--- Assignment ---
Repeat all of the material exactly, with no line missing.

--- Entries shown ---
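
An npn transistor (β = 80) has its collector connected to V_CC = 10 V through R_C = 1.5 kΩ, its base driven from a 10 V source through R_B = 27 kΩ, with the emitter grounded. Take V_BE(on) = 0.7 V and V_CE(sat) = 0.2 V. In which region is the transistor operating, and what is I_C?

Assume active: I_B = (10 − 0.7)/27 = 0.344 mA, giving I_C = β·I_B = 27.6 mA.
But then V_CE = 10 − 27.6×1.5 = -31.3 V < V_CE(sat) = 0.2 V — impossible in the active region.
So the transistor is saturated. With V_CE = 0.2 V, I_C = (V_CC − 0.2)/R_C = 9.8/1.5 = 6.53 mA.
Check: β·I_B = 27.6 mA > I_C = 6.53 mA, confirming saturation.

saturation; I_C ≈ 6.5 mA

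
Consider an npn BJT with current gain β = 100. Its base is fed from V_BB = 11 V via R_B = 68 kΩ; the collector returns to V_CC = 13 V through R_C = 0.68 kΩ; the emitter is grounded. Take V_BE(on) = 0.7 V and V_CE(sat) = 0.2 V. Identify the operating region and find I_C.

Assume active. Base-emitter loop: I_B = (V_BB − V_BE)/R_B = (11 − 0.7)/68 = 0.151 mA.
I_C = β·I_B = 100×0.151 = 15.1 mA.
V_CE = V_CC − I_C·R_C = 13 − 15.1×0.68 = 2.7 V > V_CE(sat), so the active-region assumption holds.

active; I_C ≈ 15 mA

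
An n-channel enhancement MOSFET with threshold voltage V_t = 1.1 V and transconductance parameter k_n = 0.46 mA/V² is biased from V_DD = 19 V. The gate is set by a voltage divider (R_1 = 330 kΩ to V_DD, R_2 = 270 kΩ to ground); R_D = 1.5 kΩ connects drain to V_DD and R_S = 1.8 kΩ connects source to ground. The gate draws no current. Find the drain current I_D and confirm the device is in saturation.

I_D ≈ 2.4 mA

V_G = V_DD·R_2/(R_1+R_2) = 19×270/600 = 8.55 V.
Assume saturation: I_D = (k_n/2)(V_GS − V_t)² with V_GS = V_G − I_D·R_S = 8.55 − 1.8·I_D.
Substituting gives 0.745·I_D² − 7.17·I_D + 12.8 = 0, with roots I_D = 2.36 or 7.26 mA.
The root I_D = 7.26 mA gives V_GS = -4.52 V ≤ V_t, so take I_D = 2.36 mA.
Then V_GS = 4.3 V and V_DS = V_DD − I_D(R_D+R_S) = 19 − 2.36×3.3 = 11.2 V.
Saturation requires V_DS ≥ V_GS − V_t = 3.2 V; 11.2 ≥ 3.2 ✓.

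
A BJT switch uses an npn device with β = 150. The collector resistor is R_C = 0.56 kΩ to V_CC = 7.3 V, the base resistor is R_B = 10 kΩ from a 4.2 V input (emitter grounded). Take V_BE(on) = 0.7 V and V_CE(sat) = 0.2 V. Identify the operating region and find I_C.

Assume active: I_B = (4.2 − 0.7)/10 = 0.35 mA, giving I_C = β·I_B = 52.5 mA.
But then V_CE = 7.3 − 52.5×0.56 = -22.1 V < V_CE(sat) = 0.2 V — impossible in the active region.
So the transistor is saturated. With V_CE = 0.2 V, I_C = (V_CC − 0.2)/R_C = 7.1/0.56 = 12.7 mA.
Check: β·I_B = 52.5 mA > I_C = 12.7 mA, confirming saturation.

saturation; I_C ≈ 13 mA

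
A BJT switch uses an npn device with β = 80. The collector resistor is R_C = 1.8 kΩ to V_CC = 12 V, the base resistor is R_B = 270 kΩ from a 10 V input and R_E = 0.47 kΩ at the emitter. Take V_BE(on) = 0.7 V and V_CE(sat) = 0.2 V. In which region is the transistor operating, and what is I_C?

Assume active. Base-emitter loop: I_B = (V_BB − V_BE)/(R_B + (β+1)R_E) = (10 − 0.7)/(270 + 81×0.47) = 0.0302 mA.
I_C = β·I_B = 80×0.0302 = 2.42 mA.
V_CE = V_CC − I_C·R_C − I_E·R_E = 12 − 2.42×1.8 − 2.45×0.47 = 6.5 V > V_CE(sat), so the active-region assumption holds.

active; I_C ≈ 2.4 mA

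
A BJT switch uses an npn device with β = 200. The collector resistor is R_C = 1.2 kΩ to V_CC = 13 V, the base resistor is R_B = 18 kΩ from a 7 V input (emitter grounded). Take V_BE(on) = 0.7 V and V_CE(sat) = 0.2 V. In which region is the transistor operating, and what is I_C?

saturation; I_C ≈ 11 mA

Assume active: I_B = (7 − 0.7)/18 = 0.35 mA, giving I_C = β·I_B = 70 mA.
But then V_CE = 13 − 70×1.2 = -71 V < V_CE(sat) = 0.2 V — impossible in the active region.
So the transistor is saturated. With V_CE = 0.2 V, I_C = (V_CC − 0.2)/R_C = 12.8/1.2 = 10.7 mA.
Check: β·I_B = 70 mA > I_C = 10.7 mA, confirming saturation.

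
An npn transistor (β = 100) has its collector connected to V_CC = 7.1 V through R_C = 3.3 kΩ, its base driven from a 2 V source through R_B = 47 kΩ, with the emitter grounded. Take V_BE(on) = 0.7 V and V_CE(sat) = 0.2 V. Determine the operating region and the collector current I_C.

saturation; I_C ≈ 2.1 mA

Assume active: I_B = (2 − 0.7)/47 = 0.0277 mA, giving I_C = β·I_B = 2.77 mA.
But then V_CE = 7.1 − 2.77×3.3 = -2.03 V < V_CE(sat) = 0.2 V — impossible in the active region.
So the transistor is saturated. With V_CE = 0.2 V, I_C = (V_CC − 0.2)/R_C = 6.9/3.3 = 2.09 mA.
Check: β·I_B = 2.77 mA > I_C = 2.09 mA, confirming saturation.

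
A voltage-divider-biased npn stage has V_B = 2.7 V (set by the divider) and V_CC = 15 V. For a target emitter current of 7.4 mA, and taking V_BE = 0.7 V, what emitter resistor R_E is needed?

R_E ≈ 0.27 kΩ

V_E = V_B − V_BE = 2.7 − 0.7 = 2 V.
R_E = V_E / I_E = 2 / 7.4 = 0.27 kΩ.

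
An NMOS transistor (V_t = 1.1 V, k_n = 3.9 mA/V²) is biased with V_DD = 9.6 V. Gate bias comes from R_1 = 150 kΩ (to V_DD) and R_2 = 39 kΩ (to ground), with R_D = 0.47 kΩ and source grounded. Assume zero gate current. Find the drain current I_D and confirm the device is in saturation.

V_G = V_DD·R_2/(R_1+R_2) = 9.6×39/189 = 1.98 V. With the source grounded, V_GS = V_G = 1.98 V.
Assume saturation: I_D = (k_n/2)(V_GS − V_t)² = (3.9/2)×(1.98 − 1.1)² = 1.95×0.881² = 1.51 mA.
V_DS = V_DD − I_D·R_D = 9.6 − 1.51×0.47 = 8.89 V.
Saturation requires V_DS ≥ V_GS − V_t = 0.881 V; 8.89 ≥ 0.881 ✓.

I_D ≈ 1.5 mA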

--- Written solution ---
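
An npn transistor (β = 80) has its collector connected to V_CC = 10 V through R_C = 1.5 kΩ, its base driven from a 10 V source through R_B = 27 kΩ, with the emitter grounded. Take V_BE(on) = 0.7 V and V_CE(sat) = 0.2 V. In which region is the transistor operating, and what is I_C?

Assume active: I_B = (10 − 0.7)/27 = 0.344 mA, giving I_C = β·I_B = 27.6 mA.
But then V_CE = 10 − 27.6×1.5 = -31.3 V < V_CE(sat) = 0.2 V — impossible in the active region.
So the transistor is saturated. With V_CE = 0.2 V, I_C = (V_CC − 0.2)/R_C = 9.8/1.5 = 6.53 mA.
Check: β·I_B = 27.6 mA > I_C = 6.53 mA, confirming saturation.

saturation; I_C ≈ 6.5 mA

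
Consider an npn BJT with current gain β = 100. Its base is fed from V_BB = 11 V via R_B = 68 kΩ; the collector returns to V_CC = 13 V through R_C = 0.68 kΩ; the emitter is grounded. Take V_BE(on) = 0.7 V and V_CE(sat) = 0.2 V. Identify the operating region and find I_C.

Assume active. Base-emitter loop: I_B = (V_BB − V_BE)/R_B = (11 − 0.7)/68 = 0.151 mA.
I_C = β·I_B = 100×0.151 = 15.1 mA.
V_CE = V_CC − I_C·R_C = 13 − 15.1×0.68 = 2.7 V > V_CE(sat), so the active-region assumption holds.

active; I_C ≈ 15 mA

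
An n-channel enhancement MOSFET with threshold voltage V_t = 1.1 V and transconductance parameter k_n = 0.46 mA/V² is biased from V_DD = 19 V. The gate is set by a voltage divider (R_1 = 330 kΩ to V_DD, R_2 = 270 kΩ to ground); R_D = 1.5 kΩ connects drain to V_DD and R_S = 1.8 kΩ connects source to ground. The gate draws no current. Find the drain current I_D and confirm the device is in saturation.

I_D ≈ 2.4 mA

V_G = V_DD·R_2/(R_1+R_2) = 19×270/600 = 8.55 V.
Assume saturation: I_D = (k_n/2)(V_GS − V_t)² with V_GS = V_G − I_D·R_S = 8.55 − 1.8·I_D.
Substituting gives 0.745·I_D² − 7.17·I_D + 12.8 = 0, with roots I_D = 2.36 or 7.26 mA.
The root I_D = 7.26 mA gives V_GS = -4.52 V ≤ V_t, so take I_D = 2.36 mA.
Then V_GS = 4.3 V and V_DS = V_DD − I_D(R_D+R_S) = 19 − 2.36×3.3 = 11.2 V.
Saturation requires V_DS ≥ V_GS − V_t = 3.2 V; 11.2 ≥ 3.2 ✓.

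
A BJT switch uses an npn device with β = 150. The collector resistor is R_C = 0.56 kΩ to V_CC = 7.3 V, the base resistor is R_B = 10 kΩ from a 4.2 V input (emitter grounded). Take V_BE(on) = 0.7 V and V_CE(sat) = 0.2 V. Identify the operating region and find I_C.

Assume active: I_B = (4.2 − 0.7)/10 = 0.35 mA, giving I_C = β·I_B = 52.5 mA.
But then V_CE = 7.3 − 52.5×0.56 = -22.1 V < V_CE(sat) = 0.2 V — impossible in the active region.
So the transistor is saturated. With V_CE = 0.2 V, I_C = (V_CC − 0.2)/R_C = 7.1/0.56 = 12.7 mA.
Check: β·I_B = 52.5 mA > I_C = 12.7 mA, confirming saturation.

saturation; I_C ≈ 13 mA

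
A BJT switch uses an npn device with β = 80. The collector resistor is R_C = 1.8 kΩ to V_CC = 12 V, the base resistor is R_B = 270 kΩ from a 10 V input and R_E = 0.47 kΩ at the emitter. Take V_BE(on) = 0.7 V and V_CE(sat) = 0.2 V. In which region is the transistor operating, and what is I_C?

Assume active. Base-emitter loop: I_B = (V_BB − V_BE)/(R_B + (β+1)R_E) = (10 − 0.7)/(270 + 81×0.47) = 0.0302 mA.
I_C = β·I_B = 80×0.0302 = 2.42 mA.
V_CE = V_CC − I_C·R_C − I_E·R_E = 12 − 2.42×1.8 − 2.45×0.47 = 6.5 V > V_CE(sat), so the active-region assumption holds.

active; I_C ≈ 2.4 mA

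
A BJT switch uses an npn device with β = 200. The collector resistor is R_C = 1.2 kΩ to V_CC = 13 V, the base resistor is R_B = 18 kΩ from a 7 V input (emitter grounded). Take V_BE(on) = 0.7 V and V_CE(sat) = 0.2 V. In which region is the transistor operating, and what is I_C?

saturation; I_C ≈ 11 mA

Assume active: I_B = (7 − 0.7)/18 = 0.35 mA, giving I_C = β·I_B = 70 mA.
But then V_CE = 13 − 70×1.2 = -71 V < V_CE(sat) = 0.2 V — impossible in the active region.
So the transistor is saturated. With V_CE = 0.2 V, I_C = (V_CC − 0.2)/R_C = 12.8/1.2 = 10.7 mA.
Check: β·I_B = 70 mA > I_C = 10.7 mA, confirming saturation.

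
An npn transistor (β = 100) has its collector connected to V_CC = 7.1 V through R_C = 3.3 kΩ, its base driven from a 2 V source through R_B = 47 kΩ, with the emitter grounded. Take V_BE(on) = 0.7 V and V_CE(sat) = 0.2 V. Determine the operating region and the collector current I_C.

saturation; I_C ≈ 2.1 mA

Assume active: I_B = (2 − 0.7)/47 = 0.0277 mA, giving I_C = β·I_B = 2.77 mA.
But then V_CE = 7.1 − 2.77×3.3 = -2.03 V < V_CE(sat) = 0.2 V — impossible in the active region.
So the transistor is saturated. With V_CE = 0.2 V, I_C = (V_CC − 0.2)/R_C = 6.9/3.3 = 2.09 mA.
Check: β·I_B = 2.77 mA > I_C = 2.09 mA, confirming saturation.

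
A voltage-divider-biased npn stage has V_B = 2.7 V (set by the divider) and V_CC = 15 V. For a target emitter current of 7.4 mA, and taking V_BE = 0.7 V, what emitter resistor R_E is needed?

R_E ≈ 0.27 kΩ

V_E = V_B − V_BE = 2.7 − 0.7 = 2 V.
R_E = V_E / I_E = 2 / 7.4 = 0.27 kΩ.

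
An NMOS transistor (V_t = 1.1 V, k_n = 3.9 mA/V²) is biased with V_DD = 9.6 V. Gate bias comes from R_1 = 150 kΩ (to V_DD) and R_2 = 39 kΩ (to ground), with R_D = 0.47 kΩ and source grounded. Assume zero gate current. Find the drain current I_D and confirm the device is in saturation.

V_G = V_DD·R_2/(R_1+R_2) = 9.6×39/189 = 1.98 V. With the source grounded, V_GS = V_G = 1.98 V.
Assume saturation: I_D = (k_n/2)(V_GS − V_t)² = (3.9/2)×(1.98 − 1.1)² = 1.95×0.881² = 1.51 mA.
V_DS = V_DD − I_D·R_D = 9.6 − 1.51×0.47 = 8.89 V.
Saturation requires V_DS ≥ V_GS − V_t = 0.881 V; 8.89 ≥ 0.881 ✓.

I_D ≈ 1.5 mA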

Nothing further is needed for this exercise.